Problem to work on: Your answer must consist of the lines running from the one that holds "An FPGA-based digitiser samples" to the end of the data, copied exactly.

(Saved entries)
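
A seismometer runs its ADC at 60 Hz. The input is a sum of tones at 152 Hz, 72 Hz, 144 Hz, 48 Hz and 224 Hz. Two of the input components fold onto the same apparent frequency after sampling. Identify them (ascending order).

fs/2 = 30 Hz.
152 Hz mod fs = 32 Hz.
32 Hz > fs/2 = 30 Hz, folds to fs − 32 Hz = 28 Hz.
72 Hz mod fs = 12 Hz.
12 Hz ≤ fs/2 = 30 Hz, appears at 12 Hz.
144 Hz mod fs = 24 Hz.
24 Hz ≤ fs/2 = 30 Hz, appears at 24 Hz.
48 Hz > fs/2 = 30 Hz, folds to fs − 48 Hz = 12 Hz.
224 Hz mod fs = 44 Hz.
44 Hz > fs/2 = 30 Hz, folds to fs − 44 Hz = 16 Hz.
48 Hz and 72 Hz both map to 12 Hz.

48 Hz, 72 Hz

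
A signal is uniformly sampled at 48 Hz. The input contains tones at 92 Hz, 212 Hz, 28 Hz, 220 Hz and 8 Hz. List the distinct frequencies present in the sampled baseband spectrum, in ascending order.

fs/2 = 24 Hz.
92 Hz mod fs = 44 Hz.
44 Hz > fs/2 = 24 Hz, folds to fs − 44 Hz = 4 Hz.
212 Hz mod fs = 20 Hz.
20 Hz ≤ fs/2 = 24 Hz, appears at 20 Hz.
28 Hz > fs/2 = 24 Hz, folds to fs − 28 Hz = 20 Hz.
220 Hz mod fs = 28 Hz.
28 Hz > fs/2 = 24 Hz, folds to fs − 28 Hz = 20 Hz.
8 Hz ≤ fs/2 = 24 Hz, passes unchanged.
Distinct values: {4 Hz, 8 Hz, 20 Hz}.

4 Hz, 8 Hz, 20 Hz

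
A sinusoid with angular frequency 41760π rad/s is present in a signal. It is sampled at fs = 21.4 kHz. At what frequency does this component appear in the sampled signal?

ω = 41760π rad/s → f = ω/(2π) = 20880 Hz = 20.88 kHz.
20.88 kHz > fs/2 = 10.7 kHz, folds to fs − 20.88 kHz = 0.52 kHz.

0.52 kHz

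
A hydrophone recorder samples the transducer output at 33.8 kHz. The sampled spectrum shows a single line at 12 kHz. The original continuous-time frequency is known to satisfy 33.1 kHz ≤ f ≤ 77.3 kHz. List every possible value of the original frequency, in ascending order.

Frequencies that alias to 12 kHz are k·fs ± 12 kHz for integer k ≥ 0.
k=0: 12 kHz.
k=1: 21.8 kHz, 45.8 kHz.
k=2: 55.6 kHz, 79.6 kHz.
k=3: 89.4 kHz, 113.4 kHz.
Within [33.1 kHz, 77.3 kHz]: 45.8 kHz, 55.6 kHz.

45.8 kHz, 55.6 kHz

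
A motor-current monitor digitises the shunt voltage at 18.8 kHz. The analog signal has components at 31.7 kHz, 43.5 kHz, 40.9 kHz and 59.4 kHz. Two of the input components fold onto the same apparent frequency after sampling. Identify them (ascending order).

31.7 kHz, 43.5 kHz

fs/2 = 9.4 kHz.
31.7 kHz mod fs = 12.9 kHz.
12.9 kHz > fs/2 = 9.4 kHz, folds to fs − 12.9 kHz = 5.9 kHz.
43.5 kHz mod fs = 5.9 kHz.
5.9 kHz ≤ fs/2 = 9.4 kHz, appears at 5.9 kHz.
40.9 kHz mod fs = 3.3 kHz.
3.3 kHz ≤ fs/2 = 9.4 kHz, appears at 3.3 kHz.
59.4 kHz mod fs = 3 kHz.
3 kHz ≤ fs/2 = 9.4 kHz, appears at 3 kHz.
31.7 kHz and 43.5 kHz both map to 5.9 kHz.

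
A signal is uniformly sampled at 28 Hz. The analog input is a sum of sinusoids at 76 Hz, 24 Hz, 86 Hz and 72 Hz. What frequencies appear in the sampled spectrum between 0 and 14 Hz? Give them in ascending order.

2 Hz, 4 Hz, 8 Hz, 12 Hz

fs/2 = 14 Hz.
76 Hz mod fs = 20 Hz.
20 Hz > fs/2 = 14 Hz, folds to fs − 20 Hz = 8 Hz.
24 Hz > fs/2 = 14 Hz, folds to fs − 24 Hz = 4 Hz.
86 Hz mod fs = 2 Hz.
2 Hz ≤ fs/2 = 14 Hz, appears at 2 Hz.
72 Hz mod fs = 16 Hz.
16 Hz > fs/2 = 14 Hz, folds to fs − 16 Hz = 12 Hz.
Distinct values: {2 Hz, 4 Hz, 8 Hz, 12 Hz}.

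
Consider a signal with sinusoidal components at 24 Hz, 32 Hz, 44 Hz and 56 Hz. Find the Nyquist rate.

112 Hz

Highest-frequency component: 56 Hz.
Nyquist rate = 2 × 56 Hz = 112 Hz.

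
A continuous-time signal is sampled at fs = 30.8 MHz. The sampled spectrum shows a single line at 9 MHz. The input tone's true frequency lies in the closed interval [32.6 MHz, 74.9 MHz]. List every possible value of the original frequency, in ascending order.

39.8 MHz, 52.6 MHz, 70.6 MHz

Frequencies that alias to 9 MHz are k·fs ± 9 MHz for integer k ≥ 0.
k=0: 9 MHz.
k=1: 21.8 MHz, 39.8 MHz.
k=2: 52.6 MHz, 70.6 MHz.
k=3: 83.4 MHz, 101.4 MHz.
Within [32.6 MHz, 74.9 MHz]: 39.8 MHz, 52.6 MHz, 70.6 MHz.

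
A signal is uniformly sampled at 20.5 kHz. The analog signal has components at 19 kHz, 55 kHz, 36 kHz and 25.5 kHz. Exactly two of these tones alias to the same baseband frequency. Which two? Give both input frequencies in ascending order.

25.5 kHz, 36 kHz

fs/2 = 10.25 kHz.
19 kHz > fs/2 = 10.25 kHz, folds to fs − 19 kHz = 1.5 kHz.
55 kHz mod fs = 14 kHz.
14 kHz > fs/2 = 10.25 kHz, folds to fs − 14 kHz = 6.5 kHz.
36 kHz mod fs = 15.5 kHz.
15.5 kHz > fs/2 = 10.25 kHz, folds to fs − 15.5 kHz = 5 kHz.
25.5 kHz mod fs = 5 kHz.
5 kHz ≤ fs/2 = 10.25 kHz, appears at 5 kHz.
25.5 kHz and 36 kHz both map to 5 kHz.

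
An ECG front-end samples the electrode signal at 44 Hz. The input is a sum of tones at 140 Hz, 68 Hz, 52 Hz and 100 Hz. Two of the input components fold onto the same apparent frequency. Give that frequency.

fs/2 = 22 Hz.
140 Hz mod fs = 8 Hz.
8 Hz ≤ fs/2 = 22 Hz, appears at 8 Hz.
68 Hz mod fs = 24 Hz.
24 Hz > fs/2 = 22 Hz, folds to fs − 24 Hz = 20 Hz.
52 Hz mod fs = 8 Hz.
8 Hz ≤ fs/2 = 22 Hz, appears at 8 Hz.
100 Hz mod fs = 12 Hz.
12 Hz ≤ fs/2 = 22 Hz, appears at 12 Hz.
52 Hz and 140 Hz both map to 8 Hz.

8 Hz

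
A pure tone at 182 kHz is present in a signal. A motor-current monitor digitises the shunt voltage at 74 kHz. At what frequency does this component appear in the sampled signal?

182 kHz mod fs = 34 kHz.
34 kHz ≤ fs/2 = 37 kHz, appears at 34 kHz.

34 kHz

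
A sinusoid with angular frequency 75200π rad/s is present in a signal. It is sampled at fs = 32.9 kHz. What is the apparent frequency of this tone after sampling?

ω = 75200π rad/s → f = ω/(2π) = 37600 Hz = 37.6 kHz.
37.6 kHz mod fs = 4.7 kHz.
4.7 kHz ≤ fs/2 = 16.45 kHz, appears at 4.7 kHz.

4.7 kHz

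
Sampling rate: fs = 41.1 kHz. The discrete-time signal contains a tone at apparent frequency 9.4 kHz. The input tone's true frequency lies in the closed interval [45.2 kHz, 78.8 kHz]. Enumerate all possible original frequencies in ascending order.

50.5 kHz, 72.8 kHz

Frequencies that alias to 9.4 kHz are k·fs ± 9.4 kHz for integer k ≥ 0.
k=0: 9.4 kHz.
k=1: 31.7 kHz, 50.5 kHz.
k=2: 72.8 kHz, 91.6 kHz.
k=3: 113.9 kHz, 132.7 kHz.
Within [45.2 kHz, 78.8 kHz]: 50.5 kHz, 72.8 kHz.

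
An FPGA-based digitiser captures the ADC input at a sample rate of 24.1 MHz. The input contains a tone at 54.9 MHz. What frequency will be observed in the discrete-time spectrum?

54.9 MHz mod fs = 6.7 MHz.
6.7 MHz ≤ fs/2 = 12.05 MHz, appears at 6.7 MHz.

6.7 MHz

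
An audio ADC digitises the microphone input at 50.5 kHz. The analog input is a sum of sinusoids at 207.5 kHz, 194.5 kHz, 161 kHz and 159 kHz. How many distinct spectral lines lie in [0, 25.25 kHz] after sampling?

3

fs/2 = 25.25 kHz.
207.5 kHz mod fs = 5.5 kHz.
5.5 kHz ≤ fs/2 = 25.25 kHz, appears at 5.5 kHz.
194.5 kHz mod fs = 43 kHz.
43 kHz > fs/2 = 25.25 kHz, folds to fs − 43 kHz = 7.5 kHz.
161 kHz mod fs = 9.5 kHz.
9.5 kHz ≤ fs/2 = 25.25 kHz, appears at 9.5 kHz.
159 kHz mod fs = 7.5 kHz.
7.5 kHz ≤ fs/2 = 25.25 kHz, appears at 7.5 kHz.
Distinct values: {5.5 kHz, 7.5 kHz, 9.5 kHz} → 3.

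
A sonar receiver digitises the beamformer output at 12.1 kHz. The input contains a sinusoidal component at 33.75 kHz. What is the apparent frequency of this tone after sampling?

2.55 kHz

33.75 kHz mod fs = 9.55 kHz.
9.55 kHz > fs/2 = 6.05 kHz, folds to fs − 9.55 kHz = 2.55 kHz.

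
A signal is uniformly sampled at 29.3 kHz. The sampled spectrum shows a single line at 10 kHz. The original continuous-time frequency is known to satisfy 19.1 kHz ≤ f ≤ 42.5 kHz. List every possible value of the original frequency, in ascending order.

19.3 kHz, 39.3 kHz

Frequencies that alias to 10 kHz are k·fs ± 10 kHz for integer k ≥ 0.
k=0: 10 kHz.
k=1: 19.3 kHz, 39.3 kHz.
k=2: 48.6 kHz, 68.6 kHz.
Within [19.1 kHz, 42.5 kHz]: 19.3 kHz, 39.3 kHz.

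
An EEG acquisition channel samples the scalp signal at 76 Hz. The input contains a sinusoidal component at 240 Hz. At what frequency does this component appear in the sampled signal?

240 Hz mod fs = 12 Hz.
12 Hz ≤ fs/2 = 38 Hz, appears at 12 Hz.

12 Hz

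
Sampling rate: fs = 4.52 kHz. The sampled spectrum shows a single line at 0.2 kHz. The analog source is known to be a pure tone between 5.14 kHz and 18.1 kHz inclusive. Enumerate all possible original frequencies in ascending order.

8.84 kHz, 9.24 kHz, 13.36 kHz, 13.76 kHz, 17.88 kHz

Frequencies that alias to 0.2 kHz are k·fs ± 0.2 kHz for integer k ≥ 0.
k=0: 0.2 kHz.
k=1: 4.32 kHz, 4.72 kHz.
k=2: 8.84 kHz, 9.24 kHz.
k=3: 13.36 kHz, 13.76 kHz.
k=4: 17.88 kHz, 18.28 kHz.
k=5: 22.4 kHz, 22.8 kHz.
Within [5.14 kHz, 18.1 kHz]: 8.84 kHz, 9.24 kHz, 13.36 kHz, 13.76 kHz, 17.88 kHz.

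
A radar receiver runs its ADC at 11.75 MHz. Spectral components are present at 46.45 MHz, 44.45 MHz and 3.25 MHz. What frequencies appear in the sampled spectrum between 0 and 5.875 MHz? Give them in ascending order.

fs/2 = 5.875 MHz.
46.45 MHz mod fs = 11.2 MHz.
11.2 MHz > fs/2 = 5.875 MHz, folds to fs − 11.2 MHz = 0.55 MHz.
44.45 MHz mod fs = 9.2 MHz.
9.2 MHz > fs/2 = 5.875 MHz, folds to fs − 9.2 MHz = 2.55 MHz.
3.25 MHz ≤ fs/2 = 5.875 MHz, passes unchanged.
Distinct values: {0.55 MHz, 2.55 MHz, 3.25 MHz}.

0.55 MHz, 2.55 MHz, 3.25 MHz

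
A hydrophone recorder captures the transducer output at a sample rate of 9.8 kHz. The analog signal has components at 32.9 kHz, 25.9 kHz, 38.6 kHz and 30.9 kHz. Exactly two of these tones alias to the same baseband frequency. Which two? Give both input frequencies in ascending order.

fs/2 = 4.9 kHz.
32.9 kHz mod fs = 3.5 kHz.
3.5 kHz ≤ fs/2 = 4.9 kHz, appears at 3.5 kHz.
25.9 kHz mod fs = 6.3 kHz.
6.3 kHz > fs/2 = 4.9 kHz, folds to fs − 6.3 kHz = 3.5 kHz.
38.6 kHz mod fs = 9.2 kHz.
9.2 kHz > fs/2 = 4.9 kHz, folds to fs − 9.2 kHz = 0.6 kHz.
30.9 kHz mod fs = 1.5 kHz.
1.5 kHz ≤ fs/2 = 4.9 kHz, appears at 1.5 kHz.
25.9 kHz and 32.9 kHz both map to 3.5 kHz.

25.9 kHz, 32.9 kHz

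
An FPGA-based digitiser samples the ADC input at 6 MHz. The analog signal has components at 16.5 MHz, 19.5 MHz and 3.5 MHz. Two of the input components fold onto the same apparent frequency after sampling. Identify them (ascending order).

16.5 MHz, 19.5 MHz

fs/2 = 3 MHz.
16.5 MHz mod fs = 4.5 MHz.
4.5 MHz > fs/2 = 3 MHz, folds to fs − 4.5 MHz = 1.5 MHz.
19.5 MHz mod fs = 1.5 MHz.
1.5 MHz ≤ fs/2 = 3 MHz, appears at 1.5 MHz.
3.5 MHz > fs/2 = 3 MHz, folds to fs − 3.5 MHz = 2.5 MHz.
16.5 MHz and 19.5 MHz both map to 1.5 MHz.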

Solution:
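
An FPGA-based digitiser samples the ADC input at 6 MHz. The analog signal has components at 16.5 MHz, 19.5 MHz and 3.5 MHz. Two of the input components fold onto the same apparent frequency after sampling. Identify them (ascending order).

16.5 MHz, 19.5 MHz

fs/2 = 3 MHz.
16.5 MHz mod fs = 4.5 MHz.
4.5 MHz > fs/2 = 3 MHz, folds to fs − 4.5 MHz = 1.5 MHz.
19.5 MHz mod fs = 1.5 MHz.
1.5 MHz ≤ fs/2 = 3 MHz, appears at 1.5 MHz.
3.5 MHz > fs/2 = 3 MHz, folds to fs − 3.5 MHz = 2.5 MHz.
16.5 MHz and 19.5 MHz both map to 1.5 MHz.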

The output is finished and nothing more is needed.